WORK TASK
All of the entries are to be printed exactly as they appear.

DATA TO USE

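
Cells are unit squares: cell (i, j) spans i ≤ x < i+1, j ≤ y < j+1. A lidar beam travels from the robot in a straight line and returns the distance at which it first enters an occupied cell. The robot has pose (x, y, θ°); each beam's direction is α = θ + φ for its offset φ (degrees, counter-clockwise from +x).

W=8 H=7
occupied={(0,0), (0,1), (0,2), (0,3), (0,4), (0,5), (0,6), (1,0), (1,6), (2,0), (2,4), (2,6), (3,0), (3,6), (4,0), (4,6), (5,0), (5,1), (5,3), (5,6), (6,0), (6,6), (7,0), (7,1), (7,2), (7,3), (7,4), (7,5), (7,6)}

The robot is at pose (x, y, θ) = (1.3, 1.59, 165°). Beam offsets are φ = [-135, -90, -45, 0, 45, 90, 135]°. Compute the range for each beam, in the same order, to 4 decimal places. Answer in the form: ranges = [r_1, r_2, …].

ranges = [4.2724, 2.7046, 0.6000, 0.3106, 0.3464, 0.6108, 0.6813]

beam 1: φ=-135°, α=30°
  direction (0.8660, 0.5000); cell (1,1); t to first gridline: x 0.8083, y 0.8200 (then +1.1547 / +2.0000)
    (2,1) via x @ 0.8083
    (2,2) via y @ 0.8200
    (3,2) via x @ 1.9630
    (3,3) via y @ 2.8200
    (4,3) via x @ 3.1177
    (5,3) via x @ 4.2724  # hit
  → r_1 = 4.2724
beam 2: φ=-90°, α=75°
  direction (0.2588, 0.9659); cell (1,1); t to first gridline: x 2.7046, y 0.4245 (then +3.8637 / +1.0353)
    (1,2) via y @ 0.4245
    (1,3) via y @ 1.4597
    (1,4) via y @ 2.4950
    (2,4) via x @ 2.7046  # hit
  → r_2 = 2.7046
beam 3: φ=-45°, α=120°
  direction (-0.5000, 0.8660); cell (1,1); t to first gridline: x 0.6000, y 0.4734 (then +2.0000 / +1.1547)
    (1,2) via y @ 0.4734
    (0,2) via x @ 0.6000  # hit
  → r_3 = 0.6000
beam 4: φ=0°, α=165°
  direction (-0.9659, 0.2588); cell (1,1); t to first gridline: x 0.3106, y 1.5841 (then +1.0353 / +3.8637)
    (0,1) via x @ 0.3106  # hit
  → r_4 = 0.3106
beam 5: φ=45°, α=210°
  direction (-0.8660, -0.5000); cell (1,1); t to first gridline: x 0.3464, y 1.1800 (then +1.1547 / +2.0000)
    (0,1) via x @ 0.3464  # hit
  → r_5 = 0.3464
beam 6: φ=90°, α=255°
  direction (-0.2588, -0.9659); cell (1,1); t to first gridline: x 1.1591, y 0.6108 (then +3.8637 / +1.0353)
    (1,0) via y @ 0.6108  # hit
  → r_6 = 0.6108
beam 7: φ=135°, α=300°
  direction (0.5000, -0.8660); cell (1,1); t to first gridline: x 1.4000, y 0.6813 (then +2.0000 / +1.1547)
    (1,0) via y @ 0.6813  # hit
  → r_7 = 0.6813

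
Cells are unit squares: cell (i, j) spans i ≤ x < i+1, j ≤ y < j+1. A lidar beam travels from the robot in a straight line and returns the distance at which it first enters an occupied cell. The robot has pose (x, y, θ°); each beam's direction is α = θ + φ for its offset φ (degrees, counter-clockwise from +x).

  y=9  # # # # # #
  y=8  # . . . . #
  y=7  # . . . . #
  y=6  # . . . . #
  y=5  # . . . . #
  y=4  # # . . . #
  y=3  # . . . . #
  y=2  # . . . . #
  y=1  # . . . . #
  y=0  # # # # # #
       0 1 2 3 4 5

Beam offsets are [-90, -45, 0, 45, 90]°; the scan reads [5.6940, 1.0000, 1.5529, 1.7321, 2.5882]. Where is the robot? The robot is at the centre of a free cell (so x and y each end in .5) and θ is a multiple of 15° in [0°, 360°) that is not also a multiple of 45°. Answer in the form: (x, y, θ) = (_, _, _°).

(x, y, θ) = (2.5, 3.5, 165°)

Candidates: 31 free-cell centres × 16 headings = 496 poses. Raycast each; keep the one whose scan matches to 4 dp.
  (3.5, 3.5, 300°): beam 1 = 2.8868 ≠ 5.6940 ✗
  (3.5, 1.5, 15°): beam 1 = 0.5176 ≠ 5.6940 ✗
  (2.5, 3.5, 120°): beam 1 = 2.8868 ≠ 5.6940 ✗
  (4.5, 5.5, 240°): beam 1 = 4.0415 ≠ 5.6940 ✗
  (2.5, 6.5, 330°): beam 1 = 1.7321 ≠ 5.6940 ✗
  …
  (2.5, 3.5, 165°): r_1=5.6940, r_2=1.0000, r_3=1.5529, r_4=1.7321, r_5=2.5882 — all match ✓
Only this pose fits every beam.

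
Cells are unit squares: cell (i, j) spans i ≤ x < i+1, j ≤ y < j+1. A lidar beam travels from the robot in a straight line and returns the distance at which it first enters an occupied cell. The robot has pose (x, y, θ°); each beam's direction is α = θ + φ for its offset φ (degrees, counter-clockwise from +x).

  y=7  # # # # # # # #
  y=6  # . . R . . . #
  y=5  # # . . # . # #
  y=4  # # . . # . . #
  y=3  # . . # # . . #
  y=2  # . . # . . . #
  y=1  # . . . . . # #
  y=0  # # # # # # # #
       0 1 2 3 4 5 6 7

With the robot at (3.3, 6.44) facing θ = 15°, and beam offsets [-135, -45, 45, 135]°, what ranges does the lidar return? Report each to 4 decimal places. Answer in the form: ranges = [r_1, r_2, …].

beam 1: φ=-135°, α=240°
  dir = (cos 240°, sin 240°) = (-0.5000, -0.8660); from cell (3,6)
  next x-line at t=0.6000, next y-line at t=0.5081; Δt_x=2.0000, Δt_y=1.1547
    y: enter (3,5) at t=0.5081
    x: enter (2,5) at t=0.6000
    y: enter (2,4) at t=1.6628
    x: enter (1,4) at t=2.6000 ← occupied
  → r_1 = 2.6000
beam 2: φ=-45°, α=330°
  dir = (cos 330°, sin 330°) = (0.8660, -0.5000); from cell (3,6)
  next x-line at t=0.8083, next y-line at t=0.8800; Δt_x=1.1547, Δt_y=2.0000
    x: enter (4,6) at t=0.8083
    y: enter (4,5) at t=0.8800 ← occupied
  → r_2 = 0.8800
beam 3: φ=45°, α=60°
  dir = (cos 60°, sin 60°) = (0.5000, 0.8660); from cell (3,6)
  next x-line at t=1.4000, next y-line at t=0.6466; Δt_x=2.0000, Δt_y=1.1547
    y: enter (3,7) at t=0.6466 ← occupied
  → r_3 = 0.6466
beam 4: φ=135°, α=150°
  dir = (cos 150°, sin 150°) = (-0.8660, 0.5000); from cell (3,6)
  next x-line at t=0.3464, next y-line at t=1.1200; Δt_x=1.1547, Δt_y=2.0000
    x: enter (2,6) at t=0.3464
    y: enter (2,7) at t=1.1200 ← occupied
  → r_4 = 1.1200

ranges = [2.6000, 0.8800, 0.6466, 1.1200]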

PROBLEM SOLUTION
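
Cells are unit squares: cell (i, j) spans i ≤ x < i+1, j ≤ y < j+1. A lidar beam travels from the robot in a straight line and returns the distance at which it first enters an occupied cell. The robot has pose (x, y, θ°); each beam's direction is α = θ + φ for its offset φ (degrees, counter-clockwise from +x).

W=8 H=7
occupied={(0,0), (0,1), (0,2), (0,3), (0,4), (0,5), (0,6), (1,0), (1,6), (2,0), (2,4), (2,6), (3,0), (3,6), (4,0), (4,6), (5,0), (5,1), (5,3), (5,6), (6,0), (6,6), (7,0), (7,1), (7,2), (7,3), (7,4), (7,5), (7,6)}

The robot is at pose (x, y, θ) = (1.3, 1.59, 165°). Beam offsets are φ = [-135, -90, -45, 0, 45, 90, 135]°. Compute the range for each beam, in the same order, to 4 decimal places. Answer in the form: ranges = [r_1, r_2, …].

ranges = [4.2724, 2.7046, 0.6000, 0.3106, 0.3464, 0.6108, 0.6813]

beam 1: φ=-135°, α=30°
  direction (0.8660, 0.5000); cell (1,1); t to first gridline: x 0.8083, y 0.8200 (then +1.1547 / +2.0000)
    (2,1) via x @ 0.8083
    (2,2) via y @ 0.8200
    (3,2) via x @ 1.9630
    (3,3) via y @ 2.8200
    (4,3) via x @ 3.1177
    (5,3) via x @ 4.2724  # hit
  → r_1 = 4.2724
beam 2: φ=-90°, α=75°
  direction (0.2588, 0.9659); cell (1,1); t to first gridline: x 2.7046, y 0.4245 (then +3.8637 / +1.0353)
    (1,2) via y @ 0.4245
    (1,3) via y @ 1.4597
    (1,4) via y @ 2.4950
    (2,4) via x @ 2.7046  # hit
  → r_2 = 2.7046
beam 3: φ=-45°, α=120°
  direction (-0.5000, 0.8660); cell (1,1); t to first gridline: x 0.6000, y 0.4734 (then +2.0000 / +1.1547)
    (1,2) via y @ 0.4734
    (0,2) via x @ 0.6000  # hit
  → r_3 = 0.6000
beam 4: φ=0°, α=165°
  direction (-0.9659, 0.2588); cell (1,1); t to first gridline: x 0.3106, y 1.5841 (then +1.0353 / +3.8637)
    (0,1) via x @ 0.3106  # hit
  → r_4 = 0.3106
beam 5: φ=45°, α=210°
  direction (-0.8660, -0.5000); cell (1,1); t to first gridline: x 0.3464, y 1.1800 (then +1.1547 / +2.0000)
    (0,1) via x @ 0.3464  # hit
  → r_5 = 0.3464
beam 6: φ=90°, α=255°
  direction (-0.2588, -0.9659); cell (1,1); t to first gridline: x 1.1591, y 0.6108 (then +3.8637 / +1.0353)
    (1,0) via y @ 0.6108  # hit
  → r_6 = 0.6108
beam 7: φ=135°, α=300°
  direction (0.5000, -0.8660); cell (1,1); t to first gridline: x 1.4000, y 0.6813 (then +2.0000 / +1.1547)
    (1,0) via y @ 0.6813  # hit
  → r_7 = 0.6813

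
Cells are unit squares: cell (i, j) spans i ≤ x < i+1, j ≤ y < j+1. A lidar beam travels from the robot in a straight line and returns the distance at which it first enters an occupied cell. The robot has pose (x, y, θ°); each beam's direction is α = θ + φ for its offset φ (degrees, counter-clockwise from +x).

  y=9  # # # # # #
  y=8  # . . . . #
  y=7  # . . . . #
  y=6  # . . . . #
  y=5  # . . . . #
  y=4  # # . . . #
  y=3  # . . . . #
  y=2  # . . . . #
  y=1  # . . . . #
  y=0  # # # # # #
       0 1 2 3 4 5

Beam offsets are [-90, -45, 0, 45, 90]°; the scan reads [5.6940, 1.0000, 1.5529, 1.7321, 2.5882]. Where is the robot? The robot is at the centre of a free cell (so x and y each end in .5) and θ is a multiple of 15° in [0°, 360°) that is not also a multiple of 45°. Answer in the form: (x, y, θ) = (_, _, _°).

(x, y, θ) = (2.5, 3.5, 165°)

Candidates: 31 free-cell centres × 16 headings = 496 poses. Raycast each; keep the one whose scan matches to 4 dp.
  (3.5, 3.5, 300°): beam 1 = 2.8868 ≠ 5.6940 ✗
  (3.5, 1.5, 15°): beam 1 = 0.5176 ≠ 5.6940 ✗
  (2.5, 3.5, 120°): beam 1 = 2.8868 ≠ 5.6940 ✗
  (4.5, 5.5, 240°): beam 1 = 4.0415 ≠ 5.6940 ✗
  (2.5, 6.5, 330°): beam 1 = 1.7321 ≠ 5.6940 ✗
  …
  (2.5, 3.5, 165°): r_1=5.6940, r_2=1.0000, r_3=1.5529, r_4=1.7321, r_5=2.5882 — all match ✓
Only this pose fits every beam.

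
Cells are unit squares: cell (i, j) spans i ≤ x < i+1, j ≤ y < j+1. A lidar beam travels from the robot in a straight line and returns the distance at which it first enters an occupied cell. The robot has pose (x, y, θ°); each beam's direction is α = θ + φ for its offset φ (degrees, counter-clockwise from +x).

  y=7  # # # # # # # #
  y=6  # . . R . . . #
  y=5  # # . . # . # #
  y=4  # # . . # . . #
  y=3  # . . # # . . #
  y=2  # . . # . . . #
  y=1  # . . . . . # #
  y=0  # # # # # # # #
       0 1 2 3 4 5 6 7

With the robot at (3.3, 6.44) facing θ = 15°, and beam offsets [-135, -45, 45, 135]°, what ranges does the lidar return? Report each to 4 decimal places. Answer in the form: ranges = [r_1, r_2, …].

beam 1: φ=-135°, α=240°
  dir = (cos 240°, sin 240°) = (-0.5000, -0.8660); from cell (3,6)
  next x-line at t=0.6000, next y-line at t=0.5081; Δt_x=2.0000, Δt_y=1.1547
    y: enter (3,5) at t=0.5081
    x: enter (2,5) at t=0.6000
    y: enter (2,4) at t=1.6628
    x: enter (1,4) at t=2.6000 ← occupied
  → r_1 = 2.6000
beam 2: φ=-45°, α=330°
  dir = (cos 330°, sin 330°) = (0.8660, -0.5000); from cell (3,6)
  next x-line at t=0.8083, next y-line at t=0.8800; Δt_x=1.1547, Δt_y=2.0000
    x: enter (4,6) at t=0.8083
    y: enter (4,5) at t=0.8800 ← occupied
  → r_2 = 0.8800
beam 3: φ=45°, α=60°
  dir = (cos 60°, sin 60°) = (0.5000, 0.8660); from cell (3,6)
  next x-line at t=1.4000, next y-line at t=0.6466; Δt_x=2.0000, Δt_y=1.1547
    y: enter (3,7) at t=0.6466 ← occupied
  → r_3 = 0.6466
beam 4: φ=135°, α=150°
  dir = (cos 150°, sin 150°) = (-0.8660, 0.5000); from cell (3,6)
  next x-line at t=0.3464, next y-line at t=1.1200; Δt_x=1.1547, Δt_y=2.0000
    x: enter (2,6) at t=0.3464
    y: enter (2,7) at t=1.1200 ← occupied
  → r_4 = 1.1200

ranges = [2.6000, 0.8800, 0.6466, 1.1200]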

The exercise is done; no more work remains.